━━━━━ MATERIAL PROVIDED ━━━━━

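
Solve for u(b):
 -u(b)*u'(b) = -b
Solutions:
 u(b) = -sqrt(C1 + b^2)
 u(b) = sqrt(C1 + b^2)


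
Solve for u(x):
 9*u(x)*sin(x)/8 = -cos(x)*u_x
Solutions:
 u(x) = C1*cos(x)^(9/8)


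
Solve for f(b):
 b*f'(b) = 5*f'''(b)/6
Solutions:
 f(b) = C1 + Integral(C2*airyai(5^(2/3)*6^(1/3)*b/5) + C3*airybi(5^(2/3)*6^(1/3)*b/5), b)


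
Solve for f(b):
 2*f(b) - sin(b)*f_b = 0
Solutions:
 f(b) = C1*(cos(b) - 1)/(cos(b) + 1)


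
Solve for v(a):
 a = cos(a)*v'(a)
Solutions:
 v(a) = C1 + Integral(a/cos(a), a)


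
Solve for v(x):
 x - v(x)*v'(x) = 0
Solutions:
 v(x) = -sqrt(C1 + x^2)
 v(x) = sqrt(C1 + x^2)


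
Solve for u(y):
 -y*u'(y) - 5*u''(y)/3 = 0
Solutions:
 u(y) = C1 + C2*erf(sqrt(30)*y/10)


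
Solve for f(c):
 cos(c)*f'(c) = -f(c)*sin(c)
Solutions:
 f(c) = C1*cos(c)


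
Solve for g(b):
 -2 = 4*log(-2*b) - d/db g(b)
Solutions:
 g(b) = C1 + 4*b*log(-b) + 2*b*(-1 + 2*log(2))


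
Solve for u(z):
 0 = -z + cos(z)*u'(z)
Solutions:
 u(z) = C1 + Integral(z/cos(z), z)


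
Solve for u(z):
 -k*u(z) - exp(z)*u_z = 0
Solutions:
 u(z) = C1*exp(k*exp(-z))


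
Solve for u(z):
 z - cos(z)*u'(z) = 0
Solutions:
 u(z) = C1 + Integral(z/cos(z), z)


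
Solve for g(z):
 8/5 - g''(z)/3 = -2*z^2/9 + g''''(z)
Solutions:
 g(z) = C1 + C2*z + C3*sin(sqrt(3)*z/3) + C4*cos(sqrt(3)*z/3) + z^4/18 + 2*z^2/5


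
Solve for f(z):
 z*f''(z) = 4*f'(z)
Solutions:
 f(z) = C1 + C2*z^5


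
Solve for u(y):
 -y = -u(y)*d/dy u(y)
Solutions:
 u(y) = -sqrt(C1 + y^2)
 u(y) = sqrt(C1 + y^2)


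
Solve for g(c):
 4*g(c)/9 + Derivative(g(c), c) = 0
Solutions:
 g(c) = C1*exp(-4*c/9)


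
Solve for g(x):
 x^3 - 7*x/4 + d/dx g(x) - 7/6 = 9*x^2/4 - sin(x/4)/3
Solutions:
 g(x) = C1 - x^4/4 + 3*x^3/4 + 7*x^2/8 + 7*x/6 + 4*cos(x/4)/3


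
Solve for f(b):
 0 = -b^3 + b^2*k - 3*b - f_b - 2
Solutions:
 f(b) = C1 - b^4/4 + b^3*k/3 - 3*b^2/2 - 2*b


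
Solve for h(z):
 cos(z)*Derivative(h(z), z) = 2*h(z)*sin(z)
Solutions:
 h(z) = C1/cos(z)^2


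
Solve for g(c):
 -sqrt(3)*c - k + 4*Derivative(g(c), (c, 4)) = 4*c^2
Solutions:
 g(c) = C1 + C2*c + C3*c^2 + C4*c^3 + c^6/360 + sqrt(3)*c^5/480 + c^4*k/96


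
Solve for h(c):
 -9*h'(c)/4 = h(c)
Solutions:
 h(c) = C1*exp(-4*c/9)


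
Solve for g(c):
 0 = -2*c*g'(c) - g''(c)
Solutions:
 g(c) = C1 + C2*erf(c)


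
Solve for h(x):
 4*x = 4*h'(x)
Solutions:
 h(x) = C1 + x^2/2


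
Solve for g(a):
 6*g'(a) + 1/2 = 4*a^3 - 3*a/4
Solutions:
 g(a) = C1 + a^4/6 - a^2/16 - a/12


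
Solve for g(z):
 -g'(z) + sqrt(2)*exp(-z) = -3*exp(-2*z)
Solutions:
 g(z) = C1 - sqrt(2)*exp(-z) - 3*exp(-2*z)/2


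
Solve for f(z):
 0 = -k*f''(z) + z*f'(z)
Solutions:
 f(z) = C1 + C2*erf(sqrt(2)*z*sqrt(-1/k)/2)/sqrt(-1/k)


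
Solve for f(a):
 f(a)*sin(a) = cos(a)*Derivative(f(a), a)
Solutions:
 f(a) = C1/cos(a)


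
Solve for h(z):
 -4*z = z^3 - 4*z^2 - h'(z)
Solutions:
 h(z) = C1 + z^4/4 - 4*z^3/3 + 2*z^2


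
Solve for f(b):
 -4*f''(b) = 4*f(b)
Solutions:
 f(b) = C1*sin(b) + C2*cos(b)


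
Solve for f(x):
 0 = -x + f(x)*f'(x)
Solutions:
 f(x) = -sqrt(C1 + x^2)
 f(x) = sqrt(C1 + x^2)


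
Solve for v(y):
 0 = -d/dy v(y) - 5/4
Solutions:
 v(y) = C1 - 5*y/4


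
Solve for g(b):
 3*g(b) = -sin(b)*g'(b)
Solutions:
 g(b) = C1*(cos(b) + 1)^(3/2)/(cos(b) - 1)^(3/2)


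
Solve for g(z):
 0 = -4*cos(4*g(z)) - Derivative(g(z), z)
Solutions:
 g(z) = -asin((C1 + exp(32*z))/(C1 - exp(32*z)))/4 + pi/4
 g(z) = asin((C1 + exp(32*z))/(C1 - exp(32*z)))/4


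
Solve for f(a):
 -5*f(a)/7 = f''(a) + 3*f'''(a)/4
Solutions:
 f(a) = C1*exp(a*(-56 + 56*2^(2/3)*7^(1/3)/(9*sqrt(24945) + 1439)^(1/3) + 2^(1/3)*7^(2/3)*(9*sqrt(24945) + 1439)^(1/3))/126)*sin(14^(1/3)*sqrt(3)*a*(-7^(1/3)*(9*sqrt(24945) + 1439)^(1/3) + 56*2^(1/3)/(9*sqrt(24945) + 1439)^(1/3))/126) + C2*exp(a*(-56 + 56*2^(2/3)*7^(1/3)/(9*sqrt(24945) + 1439)^(1/3) + 2^(1/3)*7^(2/3)*(9*sqrt(24945) + 1439)^(1/3))/126)*cos(14^(1/3)*sqrt(3)*a*(-7^(1/3)*(9*sqrt(24945) + 1439)^(1/3) + 56*2^(1/3)/(9*sqrt(24945) + 1439)^(1/3))/126) + C3*exp(-a*(56*2^(2/3)*7^(1/3)/(9*sqrt(24945) + 1439)^(1/3) + 28 + 2^(1/3)*7^(2/3)*(9*sqrt(24945) + 1439)^(1/3))/63)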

━━━━━

Beginning with the very first line of the material, please return exactly each line down to and including the one with "-y = -u(y)*d/dy u(y)".

## ANSWER TO THE PROBLEM
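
Solve for u(b):
 -u(b)*u'(b) = -b
Solutions:
 u(b) = -sqrt(C1 + b^2)
 u(b) = sqrt(C1 + b^2)


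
Solve for u(x):
 9*u(x)*sin(x)/8 = -cos(x)*u_x
Solutions:
 u(x) = C1*cos(x)^(9/8)


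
Solve for f(b):
 b*f'(b) = 5*f'''(b)/6
Solutions:
 f(b) = C1 + Integral(C2*airyai(5^(2/3)*6^(1/3)*b/5) + C3*airybi(5^(2/3)*6^(1/3)*b/5), b)


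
Solve for f(b):
 2*f(b) - sin(b)*f_b = 0
Solutions:
 f(b) = C1*(cos(b) - 1)/(cos(b) + 1)


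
Solve for v(a):
 a = cos(a)*v'(a)
Solutions:
 v(a) = C1 + Integral(a/cos(a), a)


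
Solve for v(x):
 x - v(x)*v'(x) = 0
Solutions:
 v(x) = -sqrt(C1 + x^2)
 v(x) = sqrt(C1 + x^2)


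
Solve for u(y):
 -y*u'(y) - 5*u''(y)/3 = 0
Solutions:
 u(y) = C1 + C2*erf(sqrt(30)*y/10)


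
Solve for f(c):
 cos(c)*f'(c) = -f(c)*sin(c)
Solutions:
 f(c) = C1*cos(c)


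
Solve for g(b):
 -2 = 4*log(-2*b) - d/db g(b)
Solutions:
 g(b) = C1 + 4*b*log(-b) + 2*b*(-1 + 2*log(2))


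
Solve for u(z):
 0 = -z + cos(z)*u'(z)
Solutions:
 u(z) = C1 + Integral(z/cos(z), z)


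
Solve for u(z):
 -k*u(z) - exp(z)*u_z = 0
Solutions:
 u(z) = C1*exp(k*exp(-z))


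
Solve for u(z):
 z - cos(z)*u'(z) = 0
Solutions:
 u(z) = C1 + Integral(z/cos(z), z)


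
Solve for g(z):
 8/5 - g''(z)/3 = -2*z^2/9 + g''''(z)
Solutions:
 g(z) = C1 + C2*z + C3*sin(sqrt(3)*z/3) + C4*cos(sqrt(3)*z/3) + z^4/18 + 2*z^2/5


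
Solve for f(z):
 z*f''(z) = 4*f'(z)
Solutions:
 f(z) = C1 + C2*z^5


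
Solve for u(y):
 -y = -u(y)*d/dy u(y)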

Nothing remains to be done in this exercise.